## Exercise aim
Give again the entries below exactly, beginning at the first line and ending at the line with "gcd(z^2 - z - 12, z^2 - 2*z - 8) = z - 4".

Supplied material: Begin

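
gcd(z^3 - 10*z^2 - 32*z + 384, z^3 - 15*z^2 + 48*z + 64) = z^2 - 16*z + 64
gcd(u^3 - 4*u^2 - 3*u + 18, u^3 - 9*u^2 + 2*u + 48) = u^2 - u - 6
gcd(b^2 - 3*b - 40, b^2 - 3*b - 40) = b^2 - 3*b - 40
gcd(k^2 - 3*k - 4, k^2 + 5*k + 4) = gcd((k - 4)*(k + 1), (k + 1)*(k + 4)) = k + 1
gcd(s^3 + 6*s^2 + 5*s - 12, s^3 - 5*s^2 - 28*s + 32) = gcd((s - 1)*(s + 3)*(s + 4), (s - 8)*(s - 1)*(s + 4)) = s^2 + 3*s - 4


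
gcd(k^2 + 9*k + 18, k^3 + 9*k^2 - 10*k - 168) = k + 6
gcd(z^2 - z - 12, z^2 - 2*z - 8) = z - 4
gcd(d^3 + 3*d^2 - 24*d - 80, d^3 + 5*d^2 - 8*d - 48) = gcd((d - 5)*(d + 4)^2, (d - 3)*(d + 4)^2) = d^2 + 8*d + 16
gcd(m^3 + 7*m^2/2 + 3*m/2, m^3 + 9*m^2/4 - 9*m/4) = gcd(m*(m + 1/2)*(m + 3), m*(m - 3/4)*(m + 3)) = m^2 + 3*m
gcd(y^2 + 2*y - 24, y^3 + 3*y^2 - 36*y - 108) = y + 6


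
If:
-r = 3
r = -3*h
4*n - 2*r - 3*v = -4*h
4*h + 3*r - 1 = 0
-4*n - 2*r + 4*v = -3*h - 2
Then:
No Solution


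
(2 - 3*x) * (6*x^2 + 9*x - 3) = -18*x^3 - 15*x^2 + 27*x - 6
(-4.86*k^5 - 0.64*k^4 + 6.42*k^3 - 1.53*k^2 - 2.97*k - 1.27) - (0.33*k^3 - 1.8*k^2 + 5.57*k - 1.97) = -4.86*k^5 - 0.64*k^4 + 6.09*k^3 + 0.27*k^2 - 8.54*k + 0.7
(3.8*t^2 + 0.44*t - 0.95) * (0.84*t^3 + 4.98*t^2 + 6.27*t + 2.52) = 3.192*t^5 + 19.2936*t^4 + 25.2192*t^3 + 7.6038*t^2 - 4.8477*t - 2.394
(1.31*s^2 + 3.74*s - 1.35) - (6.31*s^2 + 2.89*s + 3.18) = -5.0*s^2 + 0.85*s - 4.53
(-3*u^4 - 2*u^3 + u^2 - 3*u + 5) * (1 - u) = 3*u^5 - u^4 - 3*u^3 + 4*u^2 - 8*u + 5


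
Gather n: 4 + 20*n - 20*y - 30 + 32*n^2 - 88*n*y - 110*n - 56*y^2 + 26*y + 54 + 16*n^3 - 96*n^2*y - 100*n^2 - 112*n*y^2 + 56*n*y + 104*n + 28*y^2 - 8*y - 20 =16*n^3 + n^2*(-96*y - 68) + n*(-112*y^2 - 32*y + 14) - 28*y^2 - 2*y + 8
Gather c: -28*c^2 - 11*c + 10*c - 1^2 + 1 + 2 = -28*c^2 - c + 2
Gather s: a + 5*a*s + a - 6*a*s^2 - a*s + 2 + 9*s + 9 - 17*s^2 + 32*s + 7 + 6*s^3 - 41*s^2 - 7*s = 2*a + 6*s^3 + s^2*(-6*a - 58) + s*(4*a + 34) + 18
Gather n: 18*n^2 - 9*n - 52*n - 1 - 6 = 18*n^2 - 61*n - 7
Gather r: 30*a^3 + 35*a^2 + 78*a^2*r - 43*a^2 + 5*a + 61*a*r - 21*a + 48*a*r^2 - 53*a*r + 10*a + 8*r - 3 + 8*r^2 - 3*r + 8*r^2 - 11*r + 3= 30*a^3 - 8*a^2 - 6*a + r^2*(48*a + 16) + r*(78*a^2 + 8*a - 6)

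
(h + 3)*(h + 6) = h^2 + 9*h + 18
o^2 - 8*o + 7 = (o - 7)*(o - 1)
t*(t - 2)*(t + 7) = t^3 + 5*t^2 - 14*t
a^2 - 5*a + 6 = (a - 3)*(a - 2)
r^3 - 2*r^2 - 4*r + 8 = (r - 2)^2*(r + 2)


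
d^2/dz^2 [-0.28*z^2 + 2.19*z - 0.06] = -0.560000000000000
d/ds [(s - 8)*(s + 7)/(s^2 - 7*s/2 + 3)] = 2*(-5*s^2 + 236*s - 398)/(4*s^4 - 28*s^3 + 73*s^2 - 84*s + 36)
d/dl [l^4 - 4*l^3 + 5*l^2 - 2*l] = 4*l^3 - 12*l^2 + 10*l - 2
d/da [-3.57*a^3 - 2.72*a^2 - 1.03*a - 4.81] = -10.71*a^2 - 5.44*a - 1.03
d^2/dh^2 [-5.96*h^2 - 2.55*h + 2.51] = -11.9200000000000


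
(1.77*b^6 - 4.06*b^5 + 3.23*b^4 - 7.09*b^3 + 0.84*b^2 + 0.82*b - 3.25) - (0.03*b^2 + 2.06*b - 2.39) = 1.77*b^6 - 4.06*b^5 + 3.23*b^4 - 7.09*b^3 + 0.81*b^2 - 1.24*b - 0.86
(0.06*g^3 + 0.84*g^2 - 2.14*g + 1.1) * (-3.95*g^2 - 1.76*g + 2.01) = -0.237*g^5 - 3.4236*g^4 + 7.0952*g^3 + 1.1098*g^2 - 6.2374*g + 2.211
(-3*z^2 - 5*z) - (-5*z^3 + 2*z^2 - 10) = 5*z^3 - 5*z^2 - 5*z + 10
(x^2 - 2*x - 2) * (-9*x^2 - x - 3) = -9*x^4 + 17*x^3 + 17*x^2 + 8*x + 6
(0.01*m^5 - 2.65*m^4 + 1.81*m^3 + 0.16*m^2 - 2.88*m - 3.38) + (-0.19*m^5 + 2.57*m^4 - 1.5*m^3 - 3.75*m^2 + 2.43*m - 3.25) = -0.18*m^5 - 0.0800000000000001*m^4 + 0.31*m^3 - 3.59*m^2 - 0.45*m - 6.63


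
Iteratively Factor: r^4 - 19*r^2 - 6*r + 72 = (r - 4)*(r^3 + 4*r^2 - 3*r - 18) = (r - 4)*(r + 3)*(r^2 + r - 6) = (r - 4)*(r - 2)*(r + 3)*(r + 3)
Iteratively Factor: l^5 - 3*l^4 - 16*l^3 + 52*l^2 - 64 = (l + 4)*(l^4 - 7*l^3 + 12*l^2 + 4*l - 16) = (l - 4)*(l + 4)*(l^3 - 3*l^2 + 4) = (l - 4)*(l - 2)*(l + 4)*(l^2 - l - 2) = (l - 4)*(l - 2)*(l + 1)*(l + 4)*(l - 2)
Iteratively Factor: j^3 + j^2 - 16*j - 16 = (j - 4)*(j^2 + 5*j + 4) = (j - 4)*(j + 1)*(j + 4)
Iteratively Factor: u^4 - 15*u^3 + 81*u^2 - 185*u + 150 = (u - 2)*(u^3 - 13*u^2 + 55*u - 75) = (u - 5)*(u - 2)*(u^2 - 8*u + 15) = (u - 5)*(u - 3)*(u - 2)*(u - 5)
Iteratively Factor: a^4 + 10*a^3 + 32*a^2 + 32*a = (a + 2)*(a^3 + 8*a^2 + 16*a) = (a + 2)*(a + 4)*(a^2 + 4*a) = a*(a + 2)*(a + 4)*(a + 4)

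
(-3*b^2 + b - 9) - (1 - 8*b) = -3*b^2 + 9*b - 10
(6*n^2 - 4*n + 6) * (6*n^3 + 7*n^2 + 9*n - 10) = 36*n^5 + 18*n^4 + 62*n^3 - 54*n^2 + 94*n - 60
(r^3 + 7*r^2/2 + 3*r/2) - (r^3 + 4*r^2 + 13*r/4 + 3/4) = -r^2/2 - 7*r/4 - 3/4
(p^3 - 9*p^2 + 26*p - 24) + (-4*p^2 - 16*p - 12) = p^3 - 13*p^2 + 10*p - 36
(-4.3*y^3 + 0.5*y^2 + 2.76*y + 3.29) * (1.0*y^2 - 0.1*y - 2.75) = -4.3*y^5 + 0.93*y^4 + 14.535*y^3 + 1.639*y^2 - 7.919*y - 9.0475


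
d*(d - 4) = d^2 - 4*d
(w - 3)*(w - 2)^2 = w^3 - 7*w^2 + 16*w - 12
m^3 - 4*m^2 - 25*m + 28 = (m - 7)*(m - 1)*(m + 4)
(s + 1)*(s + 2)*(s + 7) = s^3 + 10*s^2 + 23*s + 14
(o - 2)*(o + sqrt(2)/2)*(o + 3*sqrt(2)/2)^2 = o^4 - 2*o^3 + 7*sqrt(2)*o^3/2 - 7*sqrt(2)*o^2 + 15*o^2/2 - 15*o + 9*sqrt(2)*o/4 - 9*sqrt(2)/2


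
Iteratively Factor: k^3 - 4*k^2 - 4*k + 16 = (k - 4)*(k^2 - 4) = (k - 4)*(k - 2)*(k + 2)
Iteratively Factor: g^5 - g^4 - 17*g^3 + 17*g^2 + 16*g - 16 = (g - 1)*(g^4 - 17*g^2 + 16) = (g - 1)*(g + 1)*(g^3 - g^2 - 16*g + 16) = (g - 4)*(g - 1)*(g + 1)*(g^2 + 3*g - 4) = (g - 4)*(g - 1)^2*(g + 1)*(g + 4)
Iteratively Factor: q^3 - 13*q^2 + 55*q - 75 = (q - 3)*(q^2 - 10*q + 25) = (q - 5)*(q - 3)*(q - 5)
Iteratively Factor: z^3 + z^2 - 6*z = (z + 3)*(z^2 - 2*z) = z*(z + 3)*(z - 2)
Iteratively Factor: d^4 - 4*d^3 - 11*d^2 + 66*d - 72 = (d - 3)*(d^3 - d^2 - 14*d + 24) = (d - 3)*(d - 2)*(d^2 + d - 12) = (d - 3)^2*(d - 2)*(d + 4)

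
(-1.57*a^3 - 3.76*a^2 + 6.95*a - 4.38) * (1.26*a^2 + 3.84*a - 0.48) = -1.9782*a^5 - 10.7664*a^4 - 4.9278*a^3 + 22.974*a^2 - 20.1552*a + 2.1024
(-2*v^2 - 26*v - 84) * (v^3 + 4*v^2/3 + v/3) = -2*v^5 - 86*v^4/3 - 358*v^3/3 - 362*v^2/3 - 28*v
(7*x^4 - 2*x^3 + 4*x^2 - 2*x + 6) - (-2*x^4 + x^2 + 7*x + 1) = 9*x^4 - 2*x^3 + 3*x^2 - 9*x + 5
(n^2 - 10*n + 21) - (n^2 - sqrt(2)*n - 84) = -10*n + sqrt(2)*n + 105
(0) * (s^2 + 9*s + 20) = 0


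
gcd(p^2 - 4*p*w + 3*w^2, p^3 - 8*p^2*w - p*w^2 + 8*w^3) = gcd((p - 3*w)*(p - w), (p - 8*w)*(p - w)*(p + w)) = p - w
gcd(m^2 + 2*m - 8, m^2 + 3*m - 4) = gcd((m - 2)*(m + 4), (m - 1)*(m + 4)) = m + 4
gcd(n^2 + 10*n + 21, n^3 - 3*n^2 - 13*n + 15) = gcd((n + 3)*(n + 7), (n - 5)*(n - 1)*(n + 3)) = n + 3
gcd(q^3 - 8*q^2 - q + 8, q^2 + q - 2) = q - 1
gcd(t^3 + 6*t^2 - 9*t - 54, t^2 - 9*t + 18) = t - 3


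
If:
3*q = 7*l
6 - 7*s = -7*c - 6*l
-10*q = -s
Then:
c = 236*s/245 - 6/7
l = 3*s/70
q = s/10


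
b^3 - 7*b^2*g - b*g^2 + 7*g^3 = (b - 7*g)*(b - g)*(b + g)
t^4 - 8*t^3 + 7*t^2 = t^2*(t - 7)*(t - 1)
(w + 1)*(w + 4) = w^2 + 5*w + 4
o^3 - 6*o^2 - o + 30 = (o - 5)*(o - 3)*(o + 2)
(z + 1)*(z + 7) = z^2 + 8*z + 7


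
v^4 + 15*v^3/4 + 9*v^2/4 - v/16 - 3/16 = (v - 1/4)*(v + 1/2)^2*(v + 3)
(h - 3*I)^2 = h^2 - 6*I*h - 9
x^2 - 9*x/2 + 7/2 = (x - 7/2)*(x - 1)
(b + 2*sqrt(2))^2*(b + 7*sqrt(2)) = b^3 + 11*sqrt(2)*b^2 + 64*b + 56*sqrt(2)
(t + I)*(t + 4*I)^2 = t^3 + 9*I*t^2 - 24*t - 16*I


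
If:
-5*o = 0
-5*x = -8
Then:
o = 0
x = 8/5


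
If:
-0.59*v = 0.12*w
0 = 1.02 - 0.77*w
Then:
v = -0.27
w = 1.32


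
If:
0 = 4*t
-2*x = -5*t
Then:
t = 0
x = 0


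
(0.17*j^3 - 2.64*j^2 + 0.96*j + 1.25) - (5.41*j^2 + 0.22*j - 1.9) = 0.17*j^3 - 8.05*j^2 + 0.74*j + 3.15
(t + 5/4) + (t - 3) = 2*t - 7/4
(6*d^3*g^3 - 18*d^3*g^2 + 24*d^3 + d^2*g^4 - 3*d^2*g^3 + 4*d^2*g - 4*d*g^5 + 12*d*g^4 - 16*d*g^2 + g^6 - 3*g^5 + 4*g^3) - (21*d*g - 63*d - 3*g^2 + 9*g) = 6*d^3*g^3 - 18*d^3*g^2 + 24*d^3 + d^2*g^4 - 3*d^2*g^3 + 4*d^2*g - 4*d*g^5 + 12*d*g^4 - 16*d*g^2 - 21*d*g + 63*d + g^6 - 3*g^5 + 4*g^3 + 3*g^2 - 9*g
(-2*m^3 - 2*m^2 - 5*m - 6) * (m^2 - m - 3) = -2*m^5 + 3*m^3 + 5*m^2 + 21*m + 18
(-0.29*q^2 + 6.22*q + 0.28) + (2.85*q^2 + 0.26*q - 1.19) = 2.56*q^2 + 6.48*q - 0.91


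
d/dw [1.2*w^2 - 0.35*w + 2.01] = 2.4*w - 0.35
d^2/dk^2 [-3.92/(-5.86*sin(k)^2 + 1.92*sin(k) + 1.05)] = (538.444928*sin(k)^4 - 132.314112*sin(k)^3 - 696.737664*sin(k)^2 + 256.725504*sin(k) - 77.140896)/(-5.86*sin(k)^2 + 1.92*sin(k) + 1.05)^3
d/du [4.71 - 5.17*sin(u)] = -5.17*cos(u)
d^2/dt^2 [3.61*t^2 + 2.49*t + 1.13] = 7.22000000000000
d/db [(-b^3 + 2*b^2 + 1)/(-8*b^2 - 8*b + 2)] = (4*b^4 + 8*b^3 - 11*b^2 + 12*b + 4)/(2*(16*b^4 + 32*b^3 + 8*b^2 - 8*b + 1))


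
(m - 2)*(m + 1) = m^2 - m - 2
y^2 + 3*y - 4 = (y - 1)*(y + 4)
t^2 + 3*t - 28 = (t - 4)*(t + 7)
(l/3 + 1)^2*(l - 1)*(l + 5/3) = l^4/9 + 20*l^3/27 + 34*l^2/27 - 4*l/9 - 5/3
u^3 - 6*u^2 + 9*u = u*(u - 3)^2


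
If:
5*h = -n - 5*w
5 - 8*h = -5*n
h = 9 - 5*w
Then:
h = -10/7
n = -23/7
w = 73/35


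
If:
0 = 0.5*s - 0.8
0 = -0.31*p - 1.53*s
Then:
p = -7.90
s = 1.60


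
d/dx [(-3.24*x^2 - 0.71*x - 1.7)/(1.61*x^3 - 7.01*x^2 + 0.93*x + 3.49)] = (5.2164*x^4 + 2.2862*x^3 + 0.220700000000001*x^2 - 46.4492*x - 0.8969)/(2.5921*x^6 - 22.5722*x^5 + 52.1347*x^4 - 1.8008*x^3 - 48.0649*x^2 + 6.4914*x + 12.1801)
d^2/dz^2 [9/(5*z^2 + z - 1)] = 18*(-25*z^2 - 5*z + (10*z + 1)^2 + 5)/(5*z^2 + z - 1)^3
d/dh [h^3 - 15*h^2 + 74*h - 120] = 3*h^2 - 30*h + 74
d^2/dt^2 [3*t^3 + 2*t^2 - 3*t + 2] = 18*t + 4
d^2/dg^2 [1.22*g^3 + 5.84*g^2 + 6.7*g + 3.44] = 7.32*g + 11.68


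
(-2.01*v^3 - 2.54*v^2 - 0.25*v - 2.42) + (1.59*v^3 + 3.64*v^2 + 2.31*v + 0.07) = -0.42*v^3 + 1.1*v^2 + 2.06*v - 2.35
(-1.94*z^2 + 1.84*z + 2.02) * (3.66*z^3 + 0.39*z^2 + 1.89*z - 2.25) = -7.1004*z^5 + 5.9778*z^4 + 4.4442*z^3 + 8.6304*z^2 - 0.322200000000001*z - 4.545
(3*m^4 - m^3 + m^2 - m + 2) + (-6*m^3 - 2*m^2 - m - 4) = 3*m^4 - 7*m^3 - m^2 - 2*m - 2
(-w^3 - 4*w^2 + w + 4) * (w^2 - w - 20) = -w^5 - 3*w^4 + 25*w^3 + 83*w^2 - 24*w - 80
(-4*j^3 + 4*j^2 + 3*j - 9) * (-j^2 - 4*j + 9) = 4*j^5 + 12*j^4 - 55*j^3 + 33*j^2 + 63*j - 81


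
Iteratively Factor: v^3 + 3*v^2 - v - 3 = (v - 1)*(v^2 + 4*v + 3) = (v - 1)*(v + 1)*(v + 3)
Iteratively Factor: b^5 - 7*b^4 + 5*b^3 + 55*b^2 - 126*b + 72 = (b - 1)*(b^4 - 6*b^3 - b^2 + 54*b - 72) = (b - 3)*(b - 1)*(b^3 - 3*b^2 - 10*b + 24) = (b - 4)*(b - 3)*(b - 1)*(b^2 + b - 6) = (b - 4)*(b - 3)*(b - 2)*(b - 1)*(b + 3)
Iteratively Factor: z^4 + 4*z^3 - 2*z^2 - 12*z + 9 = (z - 1)*(z^3 + 5*z^2 + 3*z - 9) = (z - 1)^2*(z^2 + 6*z + 9) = (z - 1)^2*(z + 3)*(z + 3)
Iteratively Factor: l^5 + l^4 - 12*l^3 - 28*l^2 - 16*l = (l)*(l^4 + l^3 - 12*l^2 - 28*l - 16) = l*(l + 2)*(l^3 - l^2 - 10*l - 8) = l*(l + 1)*(l + 2)*(l^2 - 2*l - 8) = l*(l - 4)*(l + 1)*(l + 2)*(l + 2)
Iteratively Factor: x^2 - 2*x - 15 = (x - 5)*(x + 3)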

Supplied material: End

## Solved exercise
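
gcd(z^3 - 10*z^2 - 32*z + 384, z^3 - 15*z^2 + 48*z + 64) = z^2 - 16*z + 64
gcd(u^3 - 4*u^2 - 3*u + 18, u^3 - 9*u^2 + 2*u + 48) = u^2 - u - 6
gcd(b^2 - 3*b - 40, b^2 - 3*b - 40) = b^2 - 3*b - 40
gcd(k^2 - 3*k - 4, k^2 + 5*k + 4) = gcd((k - 4)*(k + 1), (k + 1)*(k + 4)) = k + 1
gcd(s^3 + 6*s^2 + 5*s - 12, s^3 - 5*s^2 - 28*s + 32) = gcd((s - 1)*(s + 3)*(s + 4), (s - 8)*(s - 1)*(s + 4)) = s^2 + 3*s - 4


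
gcd(k^2 + 9*k + 18, k^3 + 9*k^2 - 10*k - 168) = k + 6
gcd(z^2 - z - 12, z^2 - 2*z - 8) = z - 4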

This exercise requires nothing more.